**Goal of the exercise**
Determine which lines of the records include the word "Beta", and copy them.
--- START ---
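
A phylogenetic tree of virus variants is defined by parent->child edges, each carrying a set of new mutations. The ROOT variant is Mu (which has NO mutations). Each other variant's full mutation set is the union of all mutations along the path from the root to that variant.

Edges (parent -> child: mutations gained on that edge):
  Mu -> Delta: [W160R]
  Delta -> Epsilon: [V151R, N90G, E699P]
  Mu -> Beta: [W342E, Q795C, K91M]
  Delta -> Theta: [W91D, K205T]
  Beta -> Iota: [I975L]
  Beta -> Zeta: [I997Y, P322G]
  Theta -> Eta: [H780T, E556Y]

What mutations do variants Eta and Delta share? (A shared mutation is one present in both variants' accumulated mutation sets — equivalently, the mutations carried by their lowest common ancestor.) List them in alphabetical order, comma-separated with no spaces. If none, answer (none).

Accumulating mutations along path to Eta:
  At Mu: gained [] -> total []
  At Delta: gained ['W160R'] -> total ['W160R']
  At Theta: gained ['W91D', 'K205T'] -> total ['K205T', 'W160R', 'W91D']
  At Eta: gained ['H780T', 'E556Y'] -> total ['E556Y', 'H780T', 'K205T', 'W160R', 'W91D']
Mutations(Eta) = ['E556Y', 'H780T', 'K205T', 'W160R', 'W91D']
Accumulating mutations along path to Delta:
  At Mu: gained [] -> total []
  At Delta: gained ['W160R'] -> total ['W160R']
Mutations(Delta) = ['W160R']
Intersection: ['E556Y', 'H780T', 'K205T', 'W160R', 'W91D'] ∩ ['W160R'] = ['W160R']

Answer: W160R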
--- END ---
**Task output**
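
  Mu -> Beta: [W342E, Q795C, K91M]
  Beta -> Iota: [I975L]
  Beta -> Zeta: [I997Y, P322G]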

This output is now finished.